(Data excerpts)

○ ○ ○ ○ ○

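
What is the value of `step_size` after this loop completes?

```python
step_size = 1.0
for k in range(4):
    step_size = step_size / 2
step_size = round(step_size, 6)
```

Halving LR 4 times: 1 / 2^4
`step_size` takes the values: 1.0 → 0.5 → 0.25 → 0.125 → 0.0625

Answer: 0.0625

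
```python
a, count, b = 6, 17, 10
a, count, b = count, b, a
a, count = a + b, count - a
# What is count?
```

Trace:
`a, count, b = 6, 17, 10` → a = 6; count = 17; b = 10
`a, count, b = count, b, a` → a = 17; count = 10; b = 6
`a, count = a + b, count - a` → a = 23; count = -7
So count = -7

Answer: -7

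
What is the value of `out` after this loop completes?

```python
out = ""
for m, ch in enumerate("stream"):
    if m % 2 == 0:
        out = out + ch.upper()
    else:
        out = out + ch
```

Uppercase even positions in 'stream'
`out` takes the values: "" → "S" → "St" → "StR" → "StRe" → "StReA" → "StReAm"

Answer: "StReAm"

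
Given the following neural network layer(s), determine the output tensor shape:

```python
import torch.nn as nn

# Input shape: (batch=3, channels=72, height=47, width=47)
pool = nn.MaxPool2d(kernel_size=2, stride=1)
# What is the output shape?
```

Input: (3, 72, 47, 47) -> Output: (3, 72, 46, 46)

Answer: (3, 72, 46, 46)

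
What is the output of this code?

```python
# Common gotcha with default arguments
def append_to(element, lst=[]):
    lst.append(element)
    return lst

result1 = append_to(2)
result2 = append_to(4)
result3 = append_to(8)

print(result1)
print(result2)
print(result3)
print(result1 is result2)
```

Key concept: mutable default argument gotcha.
Step by step:
`result1 = append_to(2)` → result1 = [2]
`result2 = append_to(4)` → result1 = [2, 4] (same object as result2); result2 = [2, 4] (same object as result1)
`result3 = append_to(8)` → result1 = [2, 4, 8] (same object as result2, result3); result2 = [2, 4, 8] (same object as result1, result3); result3 = [2, 4, 8] (same object as result1, result2)
`print(result1)` → prints [2, 4, 8]
`print(result2)` → prints [2, 4, 8]
`print(result3)` → prints [2, 4, 8]
`print(result1 is result2)` → prints True

Answer:
[2, 4, 8]
[2, 4, 8]
[2, 4, 8]
True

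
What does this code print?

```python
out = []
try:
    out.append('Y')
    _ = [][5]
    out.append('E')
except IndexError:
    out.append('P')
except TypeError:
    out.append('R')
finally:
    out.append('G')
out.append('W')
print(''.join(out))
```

Execution trace: 'Y' (try body) → 'P' (except IndexError) → 'G' (finally) → 'W' (after the try/except). Output: YPGW

Answer: YPGW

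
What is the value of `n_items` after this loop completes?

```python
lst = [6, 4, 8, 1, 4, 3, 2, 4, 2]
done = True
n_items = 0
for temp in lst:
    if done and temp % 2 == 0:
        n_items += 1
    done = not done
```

Count even values at even positions
`n_items` takes the values: 0 → 1 → 2 → 3 → 4 → 5

Answer: 5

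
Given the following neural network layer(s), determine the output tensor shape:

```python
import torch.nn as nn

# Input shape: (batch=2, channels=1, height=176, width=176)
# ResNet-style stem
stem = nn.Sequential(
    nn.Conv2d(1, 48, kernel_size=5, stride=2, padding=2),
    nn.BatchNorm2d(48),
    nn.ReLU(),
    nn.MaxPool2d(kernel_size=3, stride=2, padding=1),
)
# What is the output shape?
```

Input: (2, 1, 176, 176) -> after Conv2d 5x5 stride=2: (2, 48, 88, 88) -> Output: (2, 48, 44, 44)

Answer: (2, 48, 44, 44)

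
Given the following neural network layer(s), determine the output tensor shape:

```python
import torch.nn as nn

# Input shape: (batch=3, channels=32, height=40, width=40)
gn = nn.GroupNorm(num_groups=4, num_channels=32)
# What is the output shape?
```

Input: (3, 32, 40, 40) -> Output: (3, 32, 40, 40)

Answer: (3, 32, 40, 40)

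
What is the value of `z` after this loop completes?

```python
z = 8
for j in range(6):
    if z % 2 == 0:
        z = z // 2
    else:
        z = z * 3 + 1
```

Collatz-style transformation from 8
`z` takes the values: 8 → 4 → 2 → 1 → 4 → 2 → 1

Answer: 1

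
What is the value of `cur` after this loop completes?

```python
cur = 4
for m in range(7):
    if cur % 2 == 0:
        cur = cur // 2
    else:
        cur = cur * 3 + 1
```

Collatz-style transformation from 4
`cur` takes the values: 4 → 2 → 1 → 4 → 2 → 1 → 4 → 2

Answer: 2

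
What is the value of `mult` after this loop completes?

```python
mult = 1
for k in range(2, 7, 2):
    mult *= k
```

Product of even numbers 2 to 6
`mult` takes the values: 1 → 2 → 8 → 48

Answer: 48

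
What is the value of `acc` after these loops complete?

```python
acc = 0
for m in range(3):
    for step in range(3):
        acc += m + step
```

Sum of all m+step for m,step in 3x3
`acc` takes the values: 0 → 1 → 3 → 4 → 6 → 9 → 11 → 14 → 18

Answer: 18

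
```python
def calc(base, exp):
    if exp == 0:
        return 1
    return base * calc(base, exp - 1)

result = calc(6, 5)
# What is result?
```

calc(6, 5) = 6 * 6 * 6 * 6 * 6 = 7776

Answer: 7776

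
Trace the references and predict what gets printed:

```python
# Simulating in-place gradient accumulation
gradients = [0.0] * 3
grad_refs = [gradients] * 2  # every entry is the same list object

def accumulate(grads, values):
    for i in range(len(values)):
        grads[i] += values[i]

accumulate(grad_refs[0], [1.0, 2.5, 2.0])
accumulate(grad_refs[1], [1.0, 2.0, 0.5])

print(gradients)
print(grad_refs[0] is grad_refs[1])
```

Key concept: gradient accumulation aliasing.
Step by step:
`gradients = [0.0] * 3` → gradients = [0.0, 0.0, 0.0]
`grad_refs = [gradients] * 2` → grad_refs = [[0.0, 0.0, 0.0], [0.0, 0.0, 0.0]]
`accumulate(grad_refs[0], [1.0, 2.5, 2.0])` → gradients = [1.0, 2.5, 2.0]; grad_refs = [[1.0, 2.5, 2.0], [1.0, 2.5, 2.0]]
`accumulate(grad_refs[1], [1.0, 2.0, 0.5])` → gradients = [2.0, 4.5, 2.5]; grad_refs = [[2.0, 4.5, 2.5], [2.0, 4.5, 2.5]]
`print(gradients)` → prints [2.0, 4.5, 2.5]
`print(grad_refs[0] is grad_refs[1])` → prints True

Answer:
[2.0, 4.5, 2.5]
True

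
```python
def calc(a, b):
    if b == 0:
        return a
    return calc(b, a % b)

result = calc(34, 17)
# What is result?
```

calc(34, 17) -> calc(17, 0) -> 17

Answer: 17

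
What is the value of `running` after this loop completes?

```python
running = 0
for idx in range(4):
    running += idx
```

Sum of 0 to 3 = 6
`running` takes the values: 0 → 1 → 3 → 6

Answer: 6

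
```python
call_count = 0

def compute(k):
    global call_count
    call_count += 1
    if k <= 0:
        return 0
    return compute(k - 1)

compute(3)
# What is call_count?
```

Linear recursion stepping by 1: 4 calls from k=3 down to ≤0.

Answer: 4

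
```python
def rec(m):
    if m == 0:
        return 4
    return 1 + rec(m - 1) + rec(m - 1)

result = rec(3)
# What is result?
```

rec(m) = 1 + 2·rec(m-1), rec(0)=4. Closed form: (4+1)·2^3 - 1 = 39.

Answer: 39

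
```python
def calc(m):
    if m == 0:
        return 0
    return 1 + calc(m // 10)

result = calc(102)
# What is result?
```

Count of digits of 102: 3

Answer: 3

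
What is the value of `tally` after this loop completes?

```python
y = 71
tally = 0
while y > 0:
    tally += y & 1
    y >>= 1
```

Count set bits in 71 (binary: 0b1000111)
`tally` takes the values: 0 → 1 → 2 → 3 → 4

Answer: 4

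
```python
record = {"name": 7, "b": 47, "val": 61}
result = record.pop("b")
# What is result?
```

Trace:
`record = {"name": 7, "b": 47, "val": 61}` → record = {'name': 7, 'b': 47, 'val': 61}
`result = record.pop("b")` → record = {'name': 7, 'val': 61}; result = 47
So result = 47

Answer: 47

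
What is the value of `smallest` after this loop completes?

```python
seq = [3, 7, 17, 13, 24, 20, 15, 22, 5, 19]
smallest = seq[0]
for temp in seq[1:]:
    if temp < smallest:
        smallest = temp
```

Minimum of [3, 7, 17, 13, 24, 20, 15, 22, 5, 19]
`smallest` takes the values: 3

Answer: 3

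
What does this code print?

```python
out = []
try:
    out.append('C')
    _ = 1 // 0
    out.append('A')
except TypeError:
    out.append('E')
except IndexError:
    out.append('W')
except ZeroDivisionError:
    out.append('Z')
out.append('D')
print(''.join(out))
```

Execution trace: 'C' (try body) → 'Z' (except ZeroDivisionError) → 'D' (after the try/except). Output: CZD

Answer: CZD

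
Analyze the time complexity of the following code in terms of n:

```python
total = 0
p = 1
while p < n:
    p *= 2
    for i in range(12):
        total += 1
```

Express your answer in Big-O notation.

Each loop level contributes: log n × 1. Multiplying the contributions gives O(log n).

Answer: O(log n)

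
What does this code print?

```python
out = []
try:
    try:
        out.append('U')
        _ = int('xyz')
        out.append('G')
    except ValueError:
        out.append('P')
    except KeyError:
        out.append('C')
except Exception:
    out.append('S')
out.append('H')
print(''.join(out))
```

Execution trace: 'U' (inner try body) → 'P' (inner except ValueError) → 'H' (after the try/except). Output: UPH

Answer: UPH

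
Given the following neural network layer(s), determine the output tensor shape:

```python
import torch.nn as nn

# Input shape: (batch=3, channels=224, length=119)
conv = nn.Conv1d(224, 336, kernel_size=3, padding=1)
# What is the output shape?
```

Input: (3, 224, 119) -> Output: (3, 336, 119)

Answer: (3, 336, 119)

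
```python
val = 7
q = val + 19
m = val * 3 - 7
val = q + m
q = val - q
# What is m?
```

Trace:
`val = 7` → val = 7
`q = val + 19` → q = 26
`m = val * 3 - 7` → m = 14
`val = q + m` → val = 40
`q = val - q` → q = 14
So m = 14

Answer: 14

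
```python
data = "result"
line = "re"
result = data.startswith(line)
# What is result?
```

Trace:
`data = "result"` → data = 'result'
`line = "re"` → line = 're'
`result = data.startswith(line)` → result = True
So result = True

Answer: True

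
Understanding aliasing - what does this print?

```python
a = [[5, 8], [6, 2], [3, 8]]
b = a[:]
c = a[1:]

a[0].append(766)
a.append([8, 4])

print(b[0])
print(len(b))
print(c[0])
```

Key concept: slice with nested mutation.
Step by step:
`a = [[5, 8], [6, 2], [3, 8]]` → a = [[5, 8], [6, 2], [3, 8]]
`b = a[:]` → b = [[5, 8], [6, 2], [3, 8]]
`c = a[1:]` → c = [[6, 2], [3, 8]]
`a[0].append(766)` → a = [[5, 8, 766], [6, 2], [3, 8]]; b = [[5, 8, 766], [6, 2], [3, 8]]
`a.append([8, 4])` → a = [[5, 8, 766], [6, 2], [3, 8], [8, 4]]
`print(b[0])` → prints [5, 8, 766]
`print(len(b))` → prints 3
`print(c[0])` → prints [6, 2]

Answer:
[5, 8, 766]
3
[6, 2]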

○ ○ ○ ○ ○

Task objective = Considering only the data above, return the lines in which "stem" occurs.

Response below =
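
# ResNet-style stem
stem = nn.Sequential(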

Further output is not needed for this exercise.